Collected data

*** Block opens ***

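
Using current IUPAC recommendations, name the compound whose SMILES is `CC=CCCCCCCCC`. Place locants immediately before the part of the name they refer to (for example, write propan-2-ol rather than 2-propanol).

undec-2-ene

Counting along the main chain through the multiple bond gives 11 carbons: the parent is undecane.
The chain contains a C=C double bond, so the unsaturation ending is -ene.
Number the chain so that numbering from this end puts the double bond at C-2 rather than C-9.
This places the double bond between C-2 and C-3.
Assembling the pieces gives undec-2-ene.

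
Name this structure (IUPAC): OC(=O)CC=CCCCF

7-fluorohept-3-enoic acid

The longest chain bearing the –COOH group and the multiple bond is 7 carbons long (heptane).
The principal characteristic group is a carboxylic acid (terminal –COOH), named with the suffix -oic acid.
The chain contains a C=C double bond, so the unsaturation ending is -ene.
The numbering direction is chosen so that the carboxylic acid carbon is C-1 by definition.
With this numbering: the double bond between C-3 and C-4; a fluoro group at C-7.
Putting it together: 7-fluorohept-3-enoic acid.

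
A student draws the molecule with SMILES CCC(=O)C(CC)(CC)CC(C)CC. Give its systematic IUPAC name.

Counting along the main chain through the carbonyl gives 8 carbons: the parent is octane.
The principal characteristic group is a ketone (C=O on an internal carbon), named with the suffix -one.
The numbering direction is chosen so that numbering from this end puts the carbonyl group at C-3 rather than C-6.
This places the carbonyl at C-3; two ethyl groups at C-4; a methyl group at C-6.
Substituent prefixes are cited in alphabetical order (multiplying prefixes like di-/tri- are ignored for ordering).
The name is 4,4-diethyl-6-methyloctan-3-one.

4,4-diethyl-6-methyloctan-3-one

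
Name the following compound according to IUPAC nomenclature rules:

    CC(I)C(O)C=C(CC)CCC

5-ethyl-2-iodooct-4-en-3-ol

The longest chain bearing the –OH group and the multiple bond is 8 carbons long (octane).
The highest-priority functional group is an alcohol (–OH), so the name ends in -ol.
A C=C double bond in the chain gives the infix -ene-.
Number the chain so that numbering from this end puts the hydroxyl group at C-3 rather than C-6.
This places the hydroxyl at C-3; the double bond between C-4 and C-5; an ethyl group at C-5; an iodo group at C-2.
Substituent prefixes are cited in alphabetical order (multiplying prefixes like di-/tri- are ignored for ordering).
The name is 5-ethyl-2-iodooct-4-en-3-ol.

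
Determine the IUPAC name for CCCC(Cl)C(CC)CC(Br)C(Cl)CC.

4-bromo-3,7-dichloro-6-ethyldecane

The longest carbon chain is 10 atoms: the parent is decane.
The numbering direction is chosen so that the substituent locant set {3,4,6,7} is lower than {4,5,7,8} at the first point of difference.
That gives a bromo group at C-4; chloro groups at C-3 and C-7; an ethyl group at C-6.
The substituents are ordered alphabetically, ignoring any di-/tri- multipliers.
Assembling the pieces gives 4-bromo-3,7-dichloro-6-ethyldecane.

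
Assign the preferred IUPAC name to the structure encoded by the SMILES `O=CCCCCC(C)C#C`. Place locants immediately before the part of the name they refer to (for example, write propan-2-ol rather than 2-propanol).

6-methyloct-7-ynal

Counting along the main chain through the –CHO group and the multiple bond gives 8 carbons: the parent is octane.
The principal characteristic group is an aldehyde (terminal –CHO), named with the suffix -al.
A C≡C triple bond in the chain gives the infix -yne-.
Number the chain so that the aldehyde carbon is C-1 by definition.
With this numbering: the triple bond between C-7 and C-8; a methyl group at C-6.
Putting it together: 6-methyloct-7-ynal.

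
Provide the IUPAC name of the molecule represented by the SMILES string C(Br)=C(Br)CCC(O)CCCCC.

The longest chain bearing the –OH group and the multiple bond is 10 carbons long (decane).
The principal characteristic group is an alcohol (–OH), named with the suffix -ol.
A C=C double bond in the chain gives the infix -ene-.
The numbering direction is chosen so that numbering from this end puts the hydroxyl group at C-5 rather than C-6.
This places the hydroxyl at C-5; the double bond between C-1 and C-2; bromo groups at C-1 and C-2.
Putting it together: 1,2-dibromodec-1-en-5-ol.

1,2-dibromodec-1-en-5-ol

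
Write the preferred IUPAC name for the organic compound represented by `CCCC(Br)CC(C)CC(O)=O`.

Counting along the main chain through the –COOH group gives 8 carbons: the parent is octane.
The principal characteristic group is a carboxylic acid (terminal –COOH), named with the suffix -oic acid.
The numbering direction is chosen so that the carboxylic acid carbon is C-1 by definition.
This places a bromo group at C-5; a methyl group at C-3.
Prefixes are listed alphabetically: bromo, methyl.
Assembling the pieces gives 5-bromo-3-methyloctanoic acid.

5-bromo-3-methyloctanoic acid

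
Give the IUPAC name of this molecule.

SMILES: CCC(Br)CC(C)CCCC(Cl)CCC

The parent chain contains 12 carbons (dodecane).
Choose the numbering such that the substituent locant set {3,5,9} is lower than {4,8,10} at the first point of difference.
That gives a bromo group at C-3; a chloro group at C-9; a methyl group at C-5.
Substituent prefixes are cited in alphabetical order (multiplying prefixes like di-/tri- are ignored for ordering).
Assembling the pieces gives 3-bromo-9-chloro-5-methyldodecane.

3-bromo-9-chloro-5-methyldodecane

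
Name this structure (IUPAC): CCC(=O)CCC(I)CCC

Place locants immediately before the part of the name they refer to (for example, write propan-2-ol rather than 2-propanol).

6-iodononan-3-one

Counting along the main chain through the carbonyl gives 9 carbons: the parent is nonane.
The highest-priority functional group is a ketone (C=O on an internal carbon), so the name ends in -one.
Choose the numbering such that numbering from this end puts the carbonyl group at C-3 rather than C-7.
With this numbering: the carbonyl at C-3; an iodo group at C-6.
Putting it together: 6-iodononan-3-one.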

*** Block closes ***

What you are asked to do
Print the data above exactly as it was provided.

Task solution
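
Using current IUPAC recommendations, name the compound whose SMILES is `CC=CCCCCCCCC`. Place locants immediately before the part of the name they refer to (for example, write propan-2-ol rather than 2-propanol).

undec-2-ene

Counting along the main chain through the multiple bond gives 11 carbons: the parent is undecane.
The chain contains a C=C double bond, so the unsaturation ending is -ene.
Number the chain so that numbering from this end puts the double bond at C-2 rather than C-9.
This places the double bond between C-2 and C-3.
Assembling the pieces gives undec-2-ene.

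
Name this structure (IUPAC): OC(=O)CC=CCCCF

7-fluorohept-3-enoic acid

The longest chain bearing the –COOH group and the multiple bond is 7 carbons long (heptane).
The principal characteristic group is a carboxylic acid (terminal –COOH), named with the suffix -oic acid.
The chain contains a C=C double bond, so the unsaturation ending is -ene.
The numbering direction is chosen so that the carboxylic acid carbon is C-1 by definition.
With this numbering: the double bond between C-3 and C-4; a fluoro group at C-7.
Putting it together: 7-fluorohept-3-enoic acid.

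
A student draws the molecule with SMILES CCC(=O)C(CC)(CC)CC(C)CC. Give its systematic IUPAC name.

Counting along the main chain through the carbonyl gives 8 carbons: the parent is octane.
The principal characteristic group is a ketone (C=O on an internal carbon), named with the suffix -one.
The numbering direction is chosen so that numbering from this end puts the carbonyl group at C-3 rather than C-6.
This places the carbonyl at C-3; two ethyl groups at C-4; a methyl group at C-6.
Substituent prefixes are cited in alphabetical order (multiplying prefixes like di-/tri- are ignored for ordering).
The name is 4,4-diethyl-6-methyloctan-3-one.

4,4-diethyl-6-methyloctan-3-one

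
Name the following compound according to IUPAC nomenclature rules:

    CC(I)C(O)C=C(CC)CCC

5-ethyl-2-iodooct-4-en-3-ol

The longest chain bearing the –OH group and the multiple bond is 8 carbons long (octane).
The highest-priority functional group is an alcohol (–OH), so the name ends in -ol.
A C=C double bond in the chain gives the infix -ene-.
Number the chain so that numbering from this end puts the hydroxyl group at C-3 rather than C-6.
This places the hydroxyl at C-3; the double bond between C-4 and C-5; an ethyl group at C-5; an iodo group at C-2.
Substituent prefixes are cited in alphabetical order (multiplying prefixes like di-/tri- are ignored for ordering).
The name is 5-ethyl-2-iodooct-4-en-3-ol.

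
Determine the IUPAC name for CCCC(Cl)C(CC)CC(Br)C(Cl)CC.

4-bromo-3,7-dichloro-6-ethyldecane

The longest carbon chain is 10 atoms: the parent is decane.
The numbering direction is chosen so that the substituent locant set {3,4,6,7} is lower than {4,5,7,8} at the first point of difference.
That gives a bromo group at C-4; chloro groups at C-3 and C-7; an ethyl group at C-6.
The substituents are ordered alphabetically, ignoring any di-/tri- multipliers.
Assembling the pieces gives 4-bromo-3,7-dichloro-6-ethyldecane.

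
Assign the preferred IUPAC name to the structure encoded by the SMILES `O=CCCCCC(C)C#C`. Place locants immediately before the part of the name they refer to (for example, write propan-2-ol rather than 2-propanol).

6-methyloct-7-ynal

Counting along the main chain through the –CHO group and the multiple bond gives 8 carbons: the parent is octane.
The principal characteristic group is an aldehyde (terminal –CHO), named with the suffix -al.
A C≡C triple bond in the chain gives the infix -yne-.
Number the chain so that the aldehyde carbon is C-1 by definition.
With this numbering: the triple bond between C-7 and C-8; a methyl group at C-6.
Putting it together: 6-methyloct-7-ynal.

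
Provide the IUPAC name of the molecule represented by the SMILES string C(Br)=C(Br)CCC(O)CCCCC.

The longest chain bearing the –OH group and the multiple bond is 10 carbons long (decane).
The principal characteristic group is an alcohol (–OH), named with the suffix -ol.
A C=C double bond in the chain gives the infix -ene-.
The numbering direction is chosen so that numbering from this end puts the hydroxyl group at C-5 rather than C-6.
This places the hydroxyl at C-5; the double bond between C-1 and C-2; bromo groups at C-1 and C-2.
Putting it together: 1,2-dibromodec-1-en-5-ol.

1,2-dibromodec-1-en-5-ol

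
Write the preferred IUPAC name for the organic compound represented by `CCCC(Br)CC(C)CC(O)=O`.

Counting along the main chain through the –COOH group gives 8 carbons: the parent is octane.
The principal characteristic group is a carboxylic acid (terminal –COOH), named with the suffix -oic acid.
The numbering direction is chosen so that the carboxylic acid carbon is C-1 by definition.
This places a bromo group at C-5; a methyl group at C-3.
Prefixes are listed alphabetically: bromo, methyl.
Assembling the pieces gives 5-bromo-3-methyloctanoic acid.

5-bromo-3-methyloctanoic acid

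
Give the IUPAC name of this molecule.

SMILES: CCC(Br)CC(C)CCCC(Cl)CCC

The parent chain contains 12 carbons (dodecane).
Choose the numbering such that the substituent locant set {3,5,9} is lower than {4,8,10} at the first point of difference.
That gives a bromo group at C-3; a chloro group at C-9; a methyl group at C-5.
Substituent prefixes are cited in alphabetical order (multiplying prefixes like di-/tri- are ignored for ordering).
Assembling the pieces gives 3-bromo-9-chloro-5-methyldodecane.

3-bromo-9-chloro-5-methyldodecane

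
Name this structure (IUPAC): CCC(=O)CCC(I)CCC

Place locants immediately before the part of the name they refer to (for example, write propan-2-ol rather than 2-propanol).

6-iodononan-3-one

Counting along the main chain through the carbonyl gives 9 carbons: the parent is nonane.
The highest-priority functional group is a ketone (C=O on an internal carbon), so the name ends in -one.
Choose the numbering such that numbering from this end puts the carbonyl group at C-3 rather than C-7.
With this numbering: the carbonyl at C-3; an iodo group at C-6.
Putting it together: 6-iodononan-3-one.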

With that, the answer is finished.